Problem: Please copy, character for character, each line from the beginning of the listing to the line containing "Find the population", including both.

Dataset:
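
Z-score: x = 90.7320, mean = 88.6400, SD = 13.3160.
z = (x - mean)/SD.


z = (90.7320 - 88.6400)/13.3160
= 2.0920/13.3160
= 0.1571

z = 0.1571


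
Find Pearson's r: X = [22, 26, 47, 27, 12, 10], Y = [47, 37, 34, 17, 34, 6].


Mean X = 24.0000, Mean Y = 29.1667
SD X = 12.151817, SD Y = 13.606575
Cov = 53.500000
r = 53.500000/(12.151817*13.606575) = 0.3236

r = 0.3236


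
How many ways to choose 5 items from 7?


C(7,5) = 7!/(5! × 2!)
= 5040/(120 × 2)
= 21

C(7,5) = 21


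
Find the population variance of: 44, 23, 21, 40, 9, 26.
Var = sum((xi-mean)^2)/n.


Mean = 27.1667
Squared deviations: 283.3611, 17.3611, 38.0278, 164.6944, 330.0278, 1.3611
Sum = 834.8333
Variance = 834.8333/6 = 139.1389

Variance = 139.1389


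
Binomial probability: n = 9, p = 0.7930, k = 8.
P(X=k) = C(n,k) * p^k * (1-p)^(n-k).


C(9,8) = 9
p^8 = 0.156382
(1-p)^1 = 0.207000
P = 9 * 0.156382 * 0.207000 = 0.2913

P(X=8) = 0.2913


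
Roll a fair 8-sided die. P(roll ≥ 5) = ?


Favorable outcomes (roll ≥ 5): 4
Total outcomes = 8
P = 4/8 = 0.5000

P = 0.5000


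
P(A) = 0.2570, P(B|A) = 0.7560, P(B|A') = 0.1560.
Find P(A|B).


P(B) = P(B|A)*P(A) + P(B|A')*P(A')
= 0.7560*0.2570 + 0.1560*0.7430
= 0.194292 + 0.115908 = 0.310200
P(A|B) = 0.194292/0.310200 = 0.6263

P(A|B) = 0.6263


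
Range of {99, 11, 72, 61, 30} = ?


Max = 99, Min = 11
Range = 99 - 11 = 88

Range = 88


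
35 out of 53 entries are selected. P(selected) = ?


P = 35/53 = 0.6604

P = 0.6604


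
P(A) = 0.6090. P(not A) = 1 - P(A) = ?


P(not A) = 1 - 0.6090 = 0.3910

P(not A) = 0.3910


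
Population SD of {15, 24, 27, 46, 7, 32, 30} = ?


Mean = 25.8571
Variance = 134.1224
SD = sqrt(134.1224) = 11.5811

SD = 11.5811


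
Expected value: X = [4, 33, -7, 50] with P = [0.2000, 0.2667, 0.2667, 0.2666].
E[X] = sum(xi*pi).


E[X] = 4*0.2000 + 33*0.2667 - 7*0.2667 + 50*0.2666
= 0.8000 + 8.8011 - 1.8669 + 13.3300
= 21.0642

E[X] = 21.0642


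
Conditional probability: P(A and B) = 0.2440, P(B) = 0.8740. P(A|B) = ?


P(A|B) = 0.2440/0.8740 = 0.2792

P(A|B) = 0.2792


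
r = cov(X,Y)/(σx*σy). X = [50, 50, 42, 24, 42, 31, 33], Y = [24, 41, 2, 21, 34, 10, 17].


Mean X = 38.8571, Mean Y = 21.2857
SD X = 9.140625, SD Y = 12.394864
Cov = 49.612245
r = 49.612245/(9.140625*12.394864) = 0.4379

r = 0.4379


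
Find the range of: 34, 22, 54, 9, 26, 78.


Max = 78, Min = 9
Range = 78 - 9 = 69

Range = 69


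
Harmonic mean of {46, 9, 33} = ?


Sum of reciprocals = 1/46 + 1/9 + 1/33 = 0.163153
HM = 3/0.163153 = 18.3876

HM = 18.3876


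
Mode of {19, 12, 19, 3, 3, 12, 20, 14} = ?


Frequencies: 3:2, 12:2, 14:1, 19:2, 20:1
Max frequency = 2
Mode = 3, 12, 19

Mode = 3, 12, 19


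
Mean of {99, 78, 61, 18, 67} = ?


Sum = 99 + 78 + 61 + 18 + 67 = 323
n = 5
Mean = 323/5 = 64.6000

Mean = 64.6000


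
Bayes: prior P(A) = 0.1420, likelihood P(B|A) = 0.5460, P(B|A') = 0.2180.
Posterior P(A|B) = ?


P(B) = P(B|A)*P(A) + P(B|A')*P(A')
= 0.5460*0.1420 + 0.2180*0.8580
= 0.077532 + 0.187044 = 0.264576
P(A|B) = 0.077532/0.264576 = 0.2930

P(A|B) = 0.2930


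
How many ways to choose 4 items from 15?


C(15,4) = 15!/(4! × 11!)
= 1307674368000/(24 × 39916800)
= 1365

C(15,4) = 1365


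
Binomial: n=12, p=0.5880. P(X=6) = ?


C(12,6) = 924
p^6 = 0.041330
(1-p)^6 = 0.004891
P = 924 * 0.041330 * 0.004891 = 0.1868

P(X=6) = 0.1868


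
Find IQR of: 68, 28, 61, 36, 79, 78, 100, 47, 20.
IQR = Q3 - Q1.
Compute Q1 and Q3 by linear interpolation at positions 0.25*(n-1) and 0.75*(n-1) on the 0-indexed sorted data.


Sorted: 20, 28, 36, 47, 61, 68, 78, 79, 100
Q1 (25th %ile) = 36.0000
Q3 (75th %ile) = 78.0000
IQR = 78.0000 - 36.0000 = 42.0000

IQR = 42.0000


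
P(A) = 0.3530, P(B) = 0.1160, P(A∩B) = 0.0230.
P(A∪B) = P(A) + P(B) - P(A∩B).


P(A∪B) = 0.3530 + 0.1160 - 0.0230
= 0.4690 - 0.0230
= 0.4460

P(A∪B) = 0.4460


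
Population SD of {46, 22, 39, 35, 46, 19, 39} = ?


Mean = 35.1429
Variance = 99.8367
SD = sqrt(99.8367) = 9.9918

SD = 9.9918


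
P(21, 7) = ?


P(21,7) = 21!/14!
= 51090942171709440000/87178291200
= 586051200

P(21,7) = 586051200


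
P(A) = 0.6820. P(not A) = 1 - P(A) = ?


P(not A) = 1 - 0.6820 = 0.3180

P(not A) = 0.3180


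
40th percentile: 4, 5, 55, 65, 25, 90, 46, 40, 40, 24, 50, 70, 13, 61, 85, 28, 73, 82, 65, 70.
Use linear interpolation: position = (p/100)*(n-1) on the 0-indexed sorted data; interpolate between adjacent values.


Sorted: 4, 5, 13, 24, 25, 28, 40, 40, 46, 50, 55, 61, 65, 65, 70, 70, 73, 82, 85, 90
n = 20
Index = 40/100 * 19 = 7.6000
Lower = data[7] = 40, Upper = data[8] = 46
P40 = 40 + 0.6000*(6) = 43.6000

P40 = 43.6000


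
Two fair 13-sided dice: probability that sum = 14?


Total outcomes = 13×13 = 169
Favorable (sum = 14): 13
P = 13/169 = 0.0769

P = 0.0769


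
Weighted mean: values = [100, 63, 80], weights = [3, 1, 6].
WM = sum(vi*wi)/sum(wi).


Numerator = 100*3 + 63*1 + 80*6 = 843
Denominator = 3 + 1 + 6 = 10
WM = 843/10 = 84.3000

WM = 84.3000


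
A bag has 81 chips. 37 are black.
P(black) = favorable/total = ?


P = 37/81 = 0.4568

P = 0.4568


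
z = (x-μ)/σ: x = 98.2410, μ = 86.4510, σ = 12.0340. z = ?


z = (98.2410 - 86.4510)/12.0340
= 11.7900/12.0340
= 0.9797

z = 0.9797


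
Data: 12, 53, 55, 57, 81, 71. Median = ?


Sorted: 12, 53, 55, 57, 71, 81
n = 6 (even)
Middle values: 55 and 57
Median = (55+57)/2 = 56.0000

Median = 56.0000


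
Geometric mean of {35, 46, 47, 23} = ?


Product = 35 × 46 × 47 × 23 = 1740410
GM = 1740410^(1/4) = 36.3214

GM = 36.3214


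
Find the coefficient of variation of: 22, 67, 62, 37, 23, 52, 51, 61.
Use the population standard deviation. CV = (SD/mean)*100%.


Mean = 46.8750
SD = 16.4426
CV = (16.4426/46.8750)*100 = 35.0776%

CV = 35.0776%


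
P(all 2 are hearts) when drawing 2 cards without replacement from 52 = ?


P(all hearts) = (13/52) × (12/51)
= 0.0588

P = 0.0588


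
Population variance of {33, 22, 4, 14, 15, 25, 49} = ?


Mean = 23.1429
Squared deviations: 97.1633, 1.3061, 366.4490, 83.5918, 66.3061, 3.4490, 668.5918
Sum = 1286.8571
Variance = 1286.8571/7 = 183.8367

Variance = 183.8367


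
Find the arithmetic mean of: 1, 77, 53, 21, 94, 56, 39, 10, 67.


Sum = 1 + 77 + 53 + 21 + 94 + 56 + 39 + 10 + 67 = 418
n = 9
Mean = 418/9 = 46.4444

Mean = 46.4444


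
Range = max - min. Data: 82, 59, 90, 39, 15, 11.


Max = 90, Min = 11
Range = 90 - 11 = 79

Range = 79


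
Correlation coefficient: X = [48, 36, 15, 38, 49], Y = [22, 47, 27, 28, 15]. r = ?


Mean X = 37.2000, Mean Y = 27.8000
SD X = 12.253979, SD Y = 10.647065
Cov = -43.760000
r = -43.760000/(12.253979*10.647065) = -0.3354

r = -0.3354


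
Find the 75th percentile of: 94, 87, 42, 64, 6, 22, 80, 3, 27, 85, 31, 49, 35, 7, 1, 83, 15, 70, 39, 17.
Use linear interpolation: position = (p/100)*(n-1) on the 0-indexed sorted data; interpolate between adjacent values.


Sorted: 1, 3, 6, 7, 15, 17, 22, 27, 31, 35, 39, 42, 49, 64, 70, 80, 83, 85, 87, 94
n = 20
Index = 75/100 * 19 = 14.2500
Lower = data[14] = 70, Upper = data[15] = 80
P75 = 70 + 0.2500*(10) = 72.5000

P75 = 72.5000


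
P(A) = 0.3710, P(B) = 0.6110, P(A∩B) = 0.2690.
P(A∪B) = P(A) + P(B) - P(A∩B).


P(A∪B) = 0.3710 + 0.6110 - 0.2690
= 0.9820 - 0.2690
= 0.7130

P(A∪B) = 0.7130


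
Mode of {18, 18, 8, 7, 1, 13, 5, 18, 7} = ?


Frequencies: 1:1, 5:1, 7:2, 8:1, 13:1, 18:3
Max frequency = 3
Mode = 18

Mode = 18


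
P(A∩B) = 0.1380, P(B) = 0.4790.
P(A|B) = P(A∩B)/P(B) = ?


P(A|B) = 0.1380/0.4790 = 0.2881

P(A|B) = 0.2881


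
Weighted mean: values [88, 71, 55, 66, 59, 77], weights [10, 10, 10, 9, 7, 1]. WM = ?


Numerator = 88*10 + 71*10 + 55*10 + 66*9 + 59*7 + 77*1 = 3224
Denominator = 10 + 10 + 10 + 9 + 7 + 1 = 47
WM = 3224/47 = 68.5957

WM = 68.5957


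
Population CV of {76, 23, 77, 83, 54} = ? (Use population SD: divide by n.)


Mean = 62.6000
SD = 22.1142
CV = (22.1142/62.6000)*100 = 35.3263%

CV = 35.3263%


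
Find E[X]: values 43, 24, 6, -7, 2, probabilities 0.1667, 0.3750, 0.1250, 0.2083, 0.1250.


E[X] = 43*0.1667 + 24*0.3750 + 6*0.1250 - 7*0.2083 + 2*0.1250
= 7.1681 + 9.0000 + 0.7500 - 1.4581 + 0.2500
= 15.7100

E[X] = 15.7100


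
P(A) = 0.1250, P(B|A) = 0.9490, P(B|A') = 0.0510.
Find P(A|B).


P(B) = P(B|A)*P(A) + P(B|A')*P(A')
= 0.9490*0.1250 + 0.0510*0.8750
= 0.118625 + 0.044625 = 0.163250
P(A|B) = 0.118625/0.163250 = 0.7266

P(A|B) = 0.7266


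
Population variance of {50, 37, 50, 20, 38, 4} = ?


Mean = 33.1667
Squared deviations: 283.3611, 14.6944, 283.3611, 173.3611, 23.3611, 850.6944
Sum = 1628.8333
Variance = 1628.8333/6 = 271.4722

Variance = 271.4722


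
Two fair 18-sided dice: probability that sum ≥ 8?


Total outcomes = 18×18 = 324
Favorable (sum ≥ 8): 303
P = 303/324 = 0.9352

P = 0.9352


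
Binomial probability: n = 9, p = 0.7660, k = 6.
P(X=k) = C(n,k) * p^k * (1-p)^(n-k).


C(9,6) = 84
p^6 = 0.202010
(1-p)^3 = 0.012813
P = 84 * 0.202010 * 0.012813 = 0.2174

P(X=6) = 0.2174


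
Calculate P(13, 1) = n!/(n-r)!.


P(13,1) = 13!/12!
= 6227020800/479001600
= 13

P(13,1) = 13


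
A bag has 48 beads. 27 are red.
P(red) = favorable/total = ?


P = 27/48 = 0.5625

P = 0.5625


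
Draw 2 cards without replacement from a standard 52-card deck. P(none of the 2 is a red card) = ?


P(no red cards) = (26/52) × (25/51)
= 0.2451

P = 0.2451


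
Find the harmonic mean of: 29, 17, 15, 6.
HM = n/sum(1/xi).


Sum of reciprocals = 1/29 + 1/17 + 1/15 + 1/6 = 0.326640
HM = 4/0.326640 = 12.2459

HM = 12.2459


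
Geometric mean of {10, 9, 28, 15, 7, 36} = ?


Product = 10 × 9 × 28 × 15 × 7 × 36 = 9525600
GM = 9525600^(1/6) = 14.5596

GM = 14.5596


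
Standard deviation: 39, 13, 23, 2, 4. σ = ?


Mean = 16.2000
Variance = 185.3600
SD = sqrt(185.3600) = 13.6147

SD = 13.6147


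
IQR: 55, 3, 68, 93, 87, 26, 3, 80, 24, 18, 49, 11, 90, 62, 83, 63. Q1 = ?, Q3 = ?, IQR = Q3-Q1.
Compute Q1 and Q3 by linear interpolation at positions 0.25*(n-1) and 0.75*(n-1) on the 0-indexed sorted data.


Sorted: 3, 3, 11, 18, 24, 26, 49, 55, 62, 63, 68, 80, 83, 87, 90, 93
Q1 (25th %ile) = 22.5000
Q3 (75th %ile) = 80.7500
IQR = 80.7500 - 22.5000 = 58.2500

IQR = 58.2500


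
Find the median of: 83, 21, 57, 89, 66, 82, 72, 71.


Sorted: 21, 57, 66, 71, 72, 82, 83, 89
n = 8 (even)
Middle values: 71 and 72
Median = (71+72)/2 = 71.5000

Median = 71.5000


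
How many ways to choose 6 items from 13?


C(13,6) = 13!/(6! × 7!)
= 6227020800/(720 × 5040)
= 1716

C(13,6) = 1716


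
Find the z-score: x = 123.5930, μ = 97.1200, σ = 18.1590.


z = (123.5930 - 97.1200)/18.1590
= 26.4730/18.1590
= 1.4578

z = 1.4578


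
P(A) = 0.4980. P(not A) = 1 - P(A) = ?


P(not A) = 1 - 0.4980 = 0.5020

P(not A) = 0.5020


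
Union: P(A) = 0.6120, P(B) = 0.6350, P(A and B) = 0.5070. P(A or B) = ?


P(A∪B) = 0.6120 + 0.6350 - 0.5070
= 1.2470 - 0.5070
= 0.7400

P(A∪B) = 0.7400


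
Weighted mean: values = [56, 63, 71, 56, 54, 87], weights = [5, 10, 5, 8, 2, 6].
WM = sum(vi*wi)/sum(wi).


Numerator = 56*5 + 63*10 + 71*5 + 56*8 + 54*2 + 87*6 = 2343
Denominator = 5 + 10 + 5 + 8 + 2 + 6 = 36
WM = 2343/36 = 65.0833

WM = 65.0833


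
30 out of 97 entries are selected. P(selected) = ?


P = 30/97 = 0.3093

P = 0.3093


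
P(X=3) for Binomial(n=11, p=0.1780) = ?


C(11,3) = 165
p^3 = 0.005640
(1-p)^8 = 0.208437
P = 165 * 0.005640 * 0.208437 = 0.1940

P(X=3) = 0.1940


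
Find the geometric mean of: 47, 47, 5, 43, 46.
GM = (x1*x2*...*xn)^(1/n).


Product = 47 × 47 × 5 × 43 × 46 = 21847010
GM = 21847010^(1/5) = 29.3683

GM = 29.3683


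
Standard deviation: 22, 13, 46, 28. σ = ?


Mean = 27.2500
Variance = 145.6875
SD = sqrt(145.6875) = 12.0701

SD = 12.0701


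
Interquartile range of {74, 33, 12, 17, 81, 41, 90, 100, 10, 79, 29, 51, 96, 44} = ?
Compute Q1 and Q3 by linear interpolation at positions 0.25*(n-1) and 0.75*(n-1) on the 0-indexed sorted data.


Sorted: 10, 12, 17, 29, 33, 41, 44, 51, 74, 79, 81, 90, 96, 100
Q1 (25th %ile) = 30.0000
Q3 (75th %ile) = 80.5000
IQR = 80.5000 - 30.0000 = 50.5000

IQR = 50.5000


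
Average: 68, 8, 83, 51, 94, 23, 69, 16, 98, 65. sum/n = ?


Sum = 68 + 8 + 83 + 51 + 94 + 23 + 69 + 16 + 98 + 65 = 575
n = 10
Mean = 575/10 = 57.5000

Mean = 57.5000


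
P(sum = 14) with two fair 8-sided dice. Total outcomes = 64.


Total outcomes = 8×8 = 64
Favorable (sum = 14): 3
P = 3/64 = 0.0469

P = 0.0469


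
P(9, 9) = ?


P(9,9) = 9!/0!
= 362880/1
= 362880

P(9,9) = 362880


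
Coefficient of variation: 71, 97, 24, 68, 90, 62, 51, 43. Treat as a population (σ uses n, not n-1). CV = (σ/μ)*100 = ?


Mean = 63.2500
SD = 22.4708
CV = (22.4708/63.2500)*100 = 35.5270%

CV = 35.5270%


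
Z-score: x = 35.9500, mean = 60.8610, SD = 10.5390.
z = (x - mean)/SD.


z = (35.9500 - 60.8610)/10.5390
= -24.9110/10.5390
= -2.3637

z = -2.3637


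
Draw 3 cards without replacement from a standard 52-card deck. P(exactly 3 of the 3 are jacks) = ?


Hypergeometric: P(X=3) = C(4,3)·C(48,0) / C(52,3)
= 4 × 1 / 22100
= 4/22100 = 0.0002

P = 0.0002


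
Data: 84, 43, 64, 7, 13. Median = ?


Sorted: 7, 13, 43, 64, 84
n = 5 (odd)
Middle value = 43

Median = 43


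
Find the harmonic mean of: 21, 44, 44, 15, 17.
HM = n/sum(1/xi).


Sum of reciprocals = 1/21 + 1/44 + 1/44 + 1/15 + 1/17 = 0.218564
HM = 5/0.218564 = 22.8766

HM = 22.8766


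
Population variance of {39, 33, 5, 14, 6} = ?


Mean = 19.4000
Squared deviations: 384.1600, 184.9600, 207.3600, 29.1600, 179.5600
Sum = 985.2000
Variance = 985.2000/5 = 197.0400

Variance = 197.0400


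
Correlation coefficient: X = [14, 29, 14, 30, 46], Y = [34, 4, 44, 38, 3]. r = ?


Mean X = 26.6000, Mean Y = 24.6000
SD X = 11.926441, SD Y = 17.522557
Cov = -157.160000
r = -157.160000/(11.926441*17.522557) = -0.7520

r = -0.7520


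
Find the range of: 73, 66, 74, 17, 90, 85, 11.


Max = 90, Min = 11
Range = 90 - 11 = 79

Range = 79


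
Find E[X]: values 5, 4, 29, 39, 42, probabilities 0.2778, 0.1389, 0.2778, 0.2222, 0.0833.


E[X] = 5*0.2778 + 4*0.1389 + 29*0.2778 + 39*0.2222 + 42*0.0833
= 1.3890 + 0.5556 + 8.0562 + 8.6658 + 3.4986
= 22.1652

E[X] = 22.1652


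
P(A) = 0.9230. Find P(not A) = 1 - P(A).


P(not A) = 1 - 0.9230 = 0.0770

P(not A) = 0.0770


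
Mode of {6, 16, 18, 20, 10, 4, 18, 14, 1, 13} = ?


Frequencies: 1:1, 4:1, 6:1, 10:1, 13:1, 14:1, 16:1, 18:2, 20:1
Max frequency = 2
Mode = 18

Mode = 18


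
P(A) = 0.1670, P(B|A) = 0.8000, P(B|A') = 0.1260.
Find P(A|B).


P(B) = P(B|A)*P(A) + P(B|A')*P(A')
= 0.8000*0.1670 + 0.1260*0.8330
= 0.133600 + 0.104958 = 0.238558
P(A|B) = 0.133600/0.238558 = 0.5600

P(A|B) = 0.5600


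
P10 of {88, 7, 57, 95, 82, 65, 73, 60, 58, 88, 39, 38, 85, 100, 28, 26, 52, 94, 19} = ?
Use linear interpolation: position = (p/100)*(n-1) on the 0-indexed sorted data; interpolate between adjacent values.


Sorted: 7, 19, 26, 28, 38, 39, 52, 57, 58, 60, 65, 73, 82, 85, 88, 88, 94, 95, 100
n = 19
Index = 10/100 * 18 = 1.8000
Lower = data[1] = 19, Upper = data[2] = 26
P10 = 19 + 0.8000*(7) = 24.6000

P10 = 24.6000


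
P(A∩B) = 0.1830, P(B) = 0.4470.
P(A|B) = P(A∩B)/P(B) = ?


P(A|B) = 0.1830/0.4470 = 0.4094

P(A|B) = 0.4094


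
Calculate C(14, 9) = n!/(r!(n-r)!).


C(14,9) = 14!/(9! × 5!)
= 87178291200/(362880 × 120)
= 2002

C(14,9) = 2002


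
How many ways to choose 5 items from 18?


C(18,5) = 18!/(5! × 13!)
= 6402373705728000/(120 × 6227020800)
= 8568

C(18,5) = 8568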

The answer:
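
Z-score: x = 90.7320, mean = 88.6400, SD = 13.3160.
z = (x - mean)/SD.


z = (90.7320 - 88.6400)/13.3160
= 2.0920/13.3160
= 0.1571

z = 0.1571


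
Find Pearson's r: X = [22, 26, 47, 27, 12, 10], Y = [47, 37, 34, 17, 34, 6].


Mean X = 24.0000, Mean Y = 29.1667
SD X = 12.151817, SD Y = 13.606575
Cov = 53.500000
r = 53.500000/(12.151817*13.606575) = 0.3236

r = 0.3236


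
How many ways to choose 5 items from 7?


C(7,5) = 7!/(5! × 2!)
= 5040/(120 × 2)
= 21

C(7,5) = 21


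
Find the population variance of: 44, 23, 21, 40, 9, 26.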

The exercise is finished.